§ Work task
Look below for the lines from the one with "D: |D| = 50, index=no" to the one with "What is the minimum-cost", and copy exactly those lines, both ends included.
BEGIN Information provided
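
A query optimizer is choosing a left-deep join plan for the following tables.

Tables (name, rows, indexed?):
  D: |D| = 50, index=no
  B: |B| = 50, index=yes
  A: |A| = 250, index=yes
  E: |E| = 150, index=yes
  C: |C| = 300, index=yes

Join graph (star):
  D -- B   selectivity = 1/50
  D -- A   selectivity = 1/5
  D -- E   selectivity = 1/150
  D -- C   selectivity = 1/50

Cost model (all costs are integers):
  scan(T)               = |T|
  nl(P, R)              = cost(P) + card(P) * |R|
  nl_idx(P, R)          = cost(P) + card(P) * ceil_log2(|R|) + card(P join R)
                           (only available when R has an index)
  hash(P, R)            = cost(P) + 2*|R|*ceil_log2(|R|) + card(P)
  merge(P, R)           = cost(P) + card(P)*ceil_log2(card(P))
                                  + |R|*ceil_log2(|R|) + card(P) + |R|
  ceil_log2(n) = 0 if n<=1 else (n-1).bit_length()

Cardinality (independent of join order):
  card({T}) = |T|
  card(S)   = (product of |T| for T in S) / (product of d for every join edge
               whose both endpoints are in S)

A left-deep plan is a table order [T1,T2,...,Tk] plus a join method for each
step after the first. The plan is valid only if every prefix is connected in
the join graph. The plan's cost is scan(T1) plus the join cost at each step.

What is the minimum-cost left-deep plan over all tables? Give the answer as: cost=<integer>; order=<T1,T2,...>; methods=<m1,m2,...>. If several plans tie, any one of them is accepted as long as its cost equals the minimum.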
END Information provided
BEGIN Information provided
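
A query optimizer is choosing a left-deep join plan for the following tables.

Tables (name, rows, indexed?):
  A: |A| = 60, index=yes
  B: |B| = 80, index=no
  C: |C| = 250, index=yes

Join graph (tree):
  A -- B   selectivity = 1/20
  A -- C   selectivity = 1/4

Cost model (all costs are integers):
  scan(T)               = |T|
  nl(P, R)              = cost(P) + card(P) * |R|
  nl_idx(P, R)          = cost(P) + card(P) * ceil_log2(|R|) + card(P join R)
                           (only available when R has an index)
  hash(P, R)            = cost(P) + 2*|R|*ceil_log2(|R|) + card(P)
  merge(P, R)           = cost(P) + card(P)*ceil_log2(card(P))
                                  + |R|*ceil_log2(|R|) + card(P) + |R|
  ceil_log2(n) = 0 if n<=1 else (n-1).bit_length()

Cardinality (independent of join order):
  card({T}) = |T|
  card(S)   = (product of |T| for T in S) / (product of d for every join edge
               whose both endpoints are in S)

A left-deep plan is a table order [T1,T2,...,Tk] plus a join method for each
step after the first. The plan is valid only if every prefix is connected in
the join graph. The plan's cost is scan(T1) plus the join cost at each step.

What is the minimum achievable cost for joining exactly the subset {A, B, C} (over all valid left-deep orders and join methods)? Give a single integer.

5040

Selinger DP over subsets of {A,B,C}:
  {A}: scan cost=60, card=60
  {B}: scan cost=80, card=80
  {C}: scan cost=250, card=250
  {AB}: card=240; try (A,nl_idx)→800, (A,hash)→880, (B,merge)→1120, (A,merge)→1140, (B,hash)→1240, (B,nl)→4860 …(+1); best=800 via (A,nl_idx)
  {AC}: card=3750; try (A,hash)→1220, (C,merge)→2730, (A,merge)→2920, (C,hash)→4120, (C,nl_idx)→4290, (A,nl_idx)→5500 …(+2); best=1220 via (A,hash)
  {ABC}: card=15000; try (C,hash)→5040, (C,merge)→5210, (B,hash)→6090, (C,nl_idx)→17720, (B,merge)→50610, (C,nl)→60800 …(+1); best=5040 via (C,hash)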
END Information provided
§ Worked solution
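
  D: |D| = 50, index=no
  B: |B| = 50, index=yes
  A: |A| = 250, index=yes
  E: |E| = 150, index=yes
  C: |C| = 300, index=yes

Join graph (star):
  D -- B   selectivity = 1/50
  D -- A   selectivity = 1/5
  D -- E   selectivity = 1/150
  D -- C   selectivity = 1/50

Cost model (all costs are integers):
  scan(T)               = |T|
  nl(P, R)              = cost(P) + card(P) * |R|
  nl_idx(P, R)          = cost(P) + card(P) * ceil_log2(|R|) + card(P join R)
                           (only available when R has an index)
  hash(P, R)            = cost(P) + 2*|R|*ceil_log2(|R|) + card(P)
  merge(P, R)           = cost(P) + card(P)*ceil_log2(card(P))
                                  + |R|*ceil_log2(|R|) + card(P) + |R|
  ceil_log2(n) = 0 if n<=1 else (n-1).bit_length()

Cardinality (independent of join order):
  card({T}) = |T|
  card(S)   = (product of |T| for T in S) / (product of d for every join edge
               whose both endpoints are in S)

A left-deep plan is a table order [T1,T2,...,Tk] plus a join method for each
step after the first. The plan is valid only if every prefix is connected in
the join graph. The plan's cost is scan(T1) plus the join cost at each step.

What is the minimum-cost left-deep plan over all tables? Give the answer as: cost=<integer>; order=<T1,T2,...>; methods=<m1,m2,...>. If several plans tie, any one of them is accepted as long as its cost equals the minimum.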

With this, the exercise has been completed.